# TASK TO COMPLETE:
In the entries below, find the line containing "Hospital --> Adherence", then copy it and every later line exactly, ending with the last line.

** DATA EXTRACTS follows **

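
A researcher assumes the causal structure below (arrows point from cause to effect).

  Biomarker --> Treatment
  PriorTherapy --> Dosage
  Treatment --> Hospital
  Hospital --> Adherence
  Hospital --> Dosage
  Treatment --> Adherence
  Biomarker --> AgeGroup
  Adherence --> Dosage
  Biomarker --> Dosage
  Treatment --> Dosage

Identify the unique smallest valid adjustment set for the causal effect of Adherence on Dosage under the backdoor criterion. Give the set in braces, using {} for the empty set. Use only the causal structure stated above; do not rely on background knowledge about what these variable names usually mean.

{Hospital, Treatment}

Variables eligible for adjustment (non-descendants of Adherence, excluding Adherence and Dosage): {AgeGroup, Biomarker, Hospital, PriorTherapy, Treatment}.
Backdoor paths from Adherence to Dosage:
  P1: Adherence <- Treatment <- Biomarker -> Dosage
  P2: Adherence <- Treatment -> Hospital -> Dosage
  P3: Adherence <- Treatment -> Dosage
  P4: Adherence <- Hospital <- Treatment <- Biomarker -> Dosage
  P5: Adherence <- Hospital <- Treatment -> Dosage
  P6: Adherence <- Hospital -> Dosage
The empty set is not sufficient: P1 (Adherence <- Treatment <- Biomarker -> Dosage) has no collider blocking it and no conditioned non-collider, so it is open.
Try {Hospital, Treatment}:
  P1: blocked at chain node Treatment ∈ conditioning set.
  P2: blocked at fork node Treatment ∈ conditioning set.
  P3: blocked at fork node Treatment ∈ conditioning set.
  P4: blocked at chain node Hospital ∈ conditioning set.
  P5: blocked at chain node Hospital ∈ conditioning set.
  P6: blocked at fork node Hospital ∈ conditioning set.
{Hospital, Treatment} contains no descendant of Adherence and blocks every backdoor path.
Every element of {Hospital, Treatment} is needed (dropping Hospital leaves P6 open; dropping Treatment leaves P1 open), so no proper subset is valid.
Among all size-2 subsets of the eligible variables, only {Hospital, Treatment} blocks every backdoor path, so it is the unique smallest valid adjustment set.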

** End of DATA EXTRACTS **

# EXPECTED ANSWER:
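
  Hospital --> Adherence
  Hospital --> Dosage
  Treatment --> Adherence
  Biomarker --> AgeGroup
  Adherence --> Dosage
  Biomarker --> Dosage
  Treatment --> Dosage

Identify the unique smallest valid adjustment set for the causal effect of Adherence on Dosage under the backdoor criterion. Give the set in braces, using {} for the empty set. Use only the causal structure stated above; do not rely on background knowledge about what these variable names usually mean.

{Hospital, Treatment}

Variables eligible for adjustment (non-descendants of Adherence, excluding Adherence and Dosage): {AgeGroup, Biomarker, Hospital, PriorTherapy, Treatment}.
Backdoor paths from Adherence to Dosage:
  P1: Adherence <- Treatment <- Biomarker -> Dosage
  P2: Adherence <- Treatment -> Hospital -> Dosage
  P3: Adherence <- Treatment -> Dosage
  P4: Adherence <- Hospital <- Treatment <- Biomarker -> Dosage
  P5: Adherence <- Hospital <- Treatment -> Dosage
  P6: Adherence <- Hospital -> Dosage
The empty set is not sufficient: P1 (Adherence <- Treatment <- Biomarker -> Dosage) has no collider blocking it and no conditioned non-collider, so it is open.
Try {Hospital, Treatment}:
  P1: blocked at chain node Treatment ∈ conditioning set.
  P2: blocked at fork node Treatment ∈ conditioning set.
  P3: blocked at fork node Treatment ∈ conditioning set.
  P4: blocked at chain node Hospital ∈ conditioning set.
  P5: blocked at chain node Hospital ∈ conditioning set.
  P6: blocked at fork node Hospital ∈ conditioning set.
{Hospital, Treatment} contains no descendant of Adherence and blocks every backdoor path.
Every element of {Hospital, Treatment} is needed (dropping Hospital leaves P6 open; dropping Treatment leaves P1 open), so no proper subset is valid.
Among all size-2 subsets of the eligible variables, only {Hospital, Treatment} blocks every backdoor path, so it is the unique smallest valid adjustment set.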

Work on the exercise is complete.